WHAT THIS TASK INVOLVES: In the entries below, find the line containing "Mesh 4: a 21-tooth" and the line containing "Determine the exact angular-speed ratio of shaft D". Copy those two lines and everything between them exactly, and only that.
--- THE INPUT Enclosed Below ---
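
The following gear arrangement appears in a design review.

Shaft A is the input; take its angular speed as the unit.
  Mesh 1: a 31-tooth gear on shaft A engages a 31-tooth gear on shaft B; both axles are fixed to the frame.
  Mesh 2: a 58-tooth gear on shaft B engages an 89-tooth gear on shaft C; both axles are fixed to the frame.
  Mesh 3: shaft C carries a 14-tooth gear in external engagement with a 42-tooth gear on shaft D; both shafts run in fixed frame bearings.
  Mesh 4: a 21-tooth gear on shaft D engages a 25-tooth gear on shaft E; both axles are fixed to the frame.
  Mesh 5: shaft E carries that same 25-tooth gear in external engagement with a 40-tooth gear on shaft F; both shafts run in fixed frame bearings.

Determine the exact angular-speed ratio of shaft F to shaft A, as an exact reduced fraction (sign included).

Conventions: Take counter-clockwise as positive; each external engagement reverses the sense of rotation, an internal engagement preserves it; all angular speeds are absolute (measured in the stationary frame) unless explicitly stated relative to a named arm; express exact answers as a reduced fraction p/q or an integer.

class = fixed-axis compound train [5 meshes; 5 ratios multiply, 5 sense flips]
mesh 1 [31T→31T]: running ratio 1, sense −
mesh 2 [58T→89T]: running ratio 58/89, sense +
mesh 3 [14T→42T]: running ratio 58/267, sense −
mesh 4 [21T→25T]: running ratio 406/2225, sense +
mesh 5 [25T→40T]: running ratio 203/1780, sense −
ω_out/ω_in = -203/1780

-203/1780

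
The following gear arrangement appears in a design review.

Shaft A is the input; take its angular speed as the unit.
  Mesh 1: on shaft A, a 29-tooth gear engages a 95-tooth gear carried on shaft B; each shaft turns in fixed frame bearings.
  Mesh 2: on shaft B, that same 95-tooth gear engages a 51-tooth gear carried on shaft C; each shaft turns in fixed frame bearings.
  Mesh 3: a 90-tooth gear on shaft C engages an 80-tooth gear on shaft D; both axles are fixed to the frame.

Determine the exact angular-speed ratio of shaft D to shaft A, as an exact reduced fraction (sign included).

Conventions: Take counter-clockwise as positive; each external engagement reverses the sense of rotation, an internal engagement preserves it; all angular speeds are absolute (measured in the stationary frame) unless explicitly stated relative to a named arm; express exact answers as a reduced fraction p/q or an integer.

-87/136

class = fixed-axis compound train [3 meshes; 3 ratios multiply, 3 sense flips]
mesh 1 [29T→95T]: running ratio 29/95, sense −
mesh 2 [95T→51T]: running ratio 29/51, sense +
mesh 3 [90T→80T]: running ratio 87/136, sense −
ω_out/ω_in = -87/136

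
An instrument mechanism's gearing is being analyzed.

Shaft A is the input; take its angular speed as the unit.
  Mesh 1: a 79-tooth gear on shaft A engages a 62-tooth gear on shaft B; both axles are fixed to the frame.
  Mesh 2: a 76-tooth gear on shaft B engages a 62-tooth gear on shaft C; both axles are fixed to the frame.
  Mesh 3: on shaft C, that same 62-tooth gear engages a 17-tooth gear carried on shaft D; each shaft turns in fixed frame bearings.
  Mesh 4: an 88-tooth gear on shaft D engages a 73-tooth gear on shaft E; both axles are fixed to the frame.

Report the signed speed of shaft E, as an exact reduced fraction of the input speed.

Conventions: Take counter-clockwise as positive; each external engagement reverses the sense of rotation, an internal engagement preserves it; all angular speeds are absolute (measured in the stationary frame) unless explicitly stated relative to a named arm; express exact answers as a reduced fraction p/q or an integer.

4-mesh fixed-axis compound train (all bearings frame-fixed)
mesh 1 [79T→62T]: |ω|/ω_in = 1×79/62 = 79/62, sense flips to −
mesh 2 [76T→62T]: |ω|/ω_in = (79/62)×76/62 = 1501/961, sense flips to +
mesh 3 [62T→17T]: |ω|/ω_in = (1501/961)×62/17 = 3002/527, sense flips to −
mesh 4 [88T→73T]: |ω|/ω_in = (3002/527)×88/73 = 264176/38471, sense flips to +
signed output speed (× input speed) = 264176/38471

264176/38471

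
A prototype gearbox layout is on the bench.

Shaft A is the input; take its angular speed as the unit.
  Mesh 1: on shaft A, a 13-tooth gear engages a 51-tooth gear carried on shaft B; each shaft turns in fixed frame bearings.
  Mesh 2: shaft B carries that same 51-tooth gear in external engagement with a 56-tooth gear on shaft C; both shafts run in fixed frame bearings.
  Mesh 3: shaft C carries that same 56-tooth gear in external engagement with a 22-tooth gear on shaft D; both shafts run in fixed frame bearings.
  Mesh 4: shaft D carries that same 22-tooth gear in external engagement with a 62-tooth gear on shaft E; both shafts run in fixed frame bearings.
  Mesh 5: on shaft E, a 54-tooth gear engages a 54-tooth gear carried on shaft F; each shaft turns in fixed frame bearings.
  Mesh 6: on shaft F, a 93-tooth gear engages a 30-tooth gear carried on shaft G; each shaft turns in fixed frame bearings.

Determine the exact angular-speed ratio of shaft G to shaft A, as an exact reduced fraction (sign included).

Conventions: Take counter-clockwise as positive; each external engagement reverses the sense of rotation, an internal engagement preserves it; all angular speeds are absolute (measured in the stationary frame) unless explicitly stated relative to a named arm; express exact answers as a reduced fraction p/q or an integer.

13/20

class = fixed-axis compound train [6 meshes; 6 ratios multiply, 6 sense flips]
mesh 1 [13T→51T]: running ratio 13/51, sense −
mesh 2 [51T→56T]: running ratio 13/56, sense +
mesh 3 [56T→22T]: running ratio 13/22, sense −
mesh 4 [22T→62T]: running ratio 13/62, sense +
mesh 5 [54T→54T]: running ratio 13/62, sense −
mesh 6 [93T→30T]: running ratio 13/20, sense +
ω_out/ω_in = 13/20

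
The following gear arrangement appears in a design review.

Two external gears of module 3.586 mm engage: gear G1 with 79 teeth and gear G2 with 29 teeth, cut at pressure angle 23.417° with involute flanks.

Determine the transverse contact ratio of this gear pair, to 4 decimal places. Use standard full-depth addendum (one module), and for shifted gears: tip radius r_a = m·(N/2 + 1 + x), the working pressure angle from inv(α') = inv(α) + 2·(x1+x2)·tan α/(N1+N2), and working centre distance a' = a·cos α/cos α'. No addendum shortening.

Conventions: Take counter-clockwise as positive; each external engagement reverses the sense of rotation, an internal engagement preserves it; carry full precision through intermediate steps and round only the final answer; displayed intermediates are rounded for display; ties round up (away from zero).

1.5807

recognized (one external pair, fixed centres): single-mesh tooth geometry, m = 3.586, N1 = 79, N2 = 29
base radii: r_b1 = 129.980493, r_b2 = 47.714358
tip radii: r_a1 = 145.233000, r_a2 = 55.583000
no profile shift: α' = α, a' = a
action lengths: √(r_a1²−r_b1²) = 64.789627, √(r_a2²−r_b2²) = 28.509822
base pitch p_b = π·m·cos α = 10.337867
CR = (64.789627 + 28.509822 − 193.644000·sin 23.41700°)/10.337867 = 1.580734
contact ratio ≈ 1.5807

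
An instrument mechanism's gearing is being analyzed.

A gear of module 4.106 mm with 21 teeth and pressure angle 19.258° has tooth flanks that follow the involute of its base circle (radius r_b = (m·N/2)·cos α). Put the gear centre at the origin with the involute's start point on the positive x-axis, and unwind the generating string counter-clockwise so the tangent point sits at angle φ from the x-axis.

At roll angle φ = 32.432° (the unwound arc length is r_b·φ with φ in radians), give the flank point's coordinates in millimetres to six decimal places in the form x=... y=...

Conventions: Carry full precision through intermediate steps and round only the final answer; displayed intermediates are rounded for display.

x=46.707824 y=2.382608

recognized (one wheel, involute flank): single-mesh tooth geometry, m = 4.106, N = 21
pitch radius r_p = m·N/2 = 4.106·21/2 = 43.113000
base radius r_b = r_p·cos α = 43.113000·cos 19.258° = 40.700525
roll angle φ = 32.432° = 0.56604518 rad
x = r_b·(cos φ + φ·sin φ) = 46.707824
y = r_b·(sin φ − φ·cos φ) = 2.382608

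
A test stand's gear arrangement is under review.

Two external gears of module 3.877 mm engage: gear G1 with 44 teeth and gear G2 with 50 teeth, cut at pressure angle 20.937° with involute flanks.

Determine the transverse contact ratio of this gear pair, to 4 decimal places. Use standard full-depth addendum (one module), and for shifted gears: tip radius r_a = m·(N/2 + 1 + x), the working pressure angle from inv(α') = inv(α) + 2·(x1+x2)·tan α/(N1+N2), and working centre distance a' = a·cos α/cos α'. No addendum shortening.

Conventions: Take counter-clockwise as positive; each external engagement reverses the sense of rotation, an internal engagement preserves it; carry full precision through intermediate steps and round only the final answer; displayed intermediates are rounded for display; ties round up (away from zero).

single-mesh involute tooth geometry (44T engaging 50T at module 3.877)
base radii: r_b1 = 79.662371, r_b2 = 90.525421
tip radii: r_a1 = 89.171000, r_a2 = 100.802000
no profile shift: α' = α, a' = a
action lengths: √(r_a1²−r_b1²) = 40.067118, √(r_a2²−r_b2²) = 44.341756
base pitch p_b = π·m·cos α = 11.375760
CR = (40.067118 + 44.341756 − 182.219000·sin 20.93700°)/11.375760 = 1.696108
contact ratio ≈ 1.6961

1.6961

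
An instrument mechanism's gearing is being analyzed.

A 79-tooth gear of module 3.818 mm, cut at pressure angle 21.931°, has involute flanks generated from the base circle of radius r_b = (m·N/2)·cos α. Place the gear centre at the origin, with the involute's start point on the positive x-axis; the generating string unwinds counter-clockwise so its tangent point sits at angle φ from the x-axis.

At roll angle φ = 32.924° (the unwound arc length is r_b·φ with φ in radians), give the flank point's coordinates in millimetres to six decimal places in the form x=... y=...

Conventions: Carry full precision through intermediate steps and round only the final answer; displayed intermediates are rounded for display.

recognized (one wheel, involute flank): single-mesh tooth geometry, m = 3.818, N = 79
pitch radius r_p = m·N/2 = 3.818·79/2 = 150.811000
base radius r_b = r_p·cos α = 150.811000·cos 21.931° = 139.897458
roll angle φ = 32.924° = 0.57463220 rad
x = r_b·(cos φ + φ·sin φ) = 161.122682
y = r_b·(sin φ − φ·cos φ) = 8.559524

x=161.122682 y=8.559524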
--- End of Enclosed THE INPUT ---
RESULT BELOW:
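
  Mesh 4: a 21-tooth gear on shaft D engages a 25-tooth gear on shaft E; both axles are fixed to the frame.
  Mesh 5: shaft E carries that same 25-tooth gear in external engagement with a 40-tooth gear on shaft F; both shafts run in fixed frame bearings.

Determine the exact angular-speed ratio of shaft F to shaft A, as an exact reduced fraction (sign included).

Conventions: Take counter-clockwise as positive; each external engagement reverses the sense of rotation, an internal engagement preserves it; all angular speeds are absolute (measured in the stationary frame) unless explicitly stated relative to a named arm; express exact answers as a reduced fraction p/q or an integer.

class = fixed-axis compound train [5 meshes; 5 ratios multiply, 5 sense flips]
mesh 1 [31T→31T]: running ratio 1, sense −
mesh 2 [58T→89T]: running ratio 58/89, sense +
mesh 3 [14T→42T]: running ratio 58/267, sense −
mesh 4 [21T→25T]: running ratio 406/2225, sense +
mesh 5 [25T→40T]: running ratio 203/1780, sense −
ω_out/ω_in = -203/1780

-203/1780

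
The following gear arrangement appears in a design review.

Shaft A is the input; take its angular speed as the unit.
  Mesh 1: on shaft A, a 29-tooth gear engages a 95-tooth gear carried on shaft B; each shaft turns in fixed frame bearings.
  Mesh 2: on shaft B, that same 95-tooth gear engages a 51-tooth gear carried on shaft C; each shaft turns in fixed frame bearings.
  Mesh 3: a 90-tooth gear on shaft C engages an 80-tooth gear on shaft D; both axles are fixed to the frame.

Determine the exact angular-speed ratio of shaft D to shaft A, as an exact reduced fraction (sign included).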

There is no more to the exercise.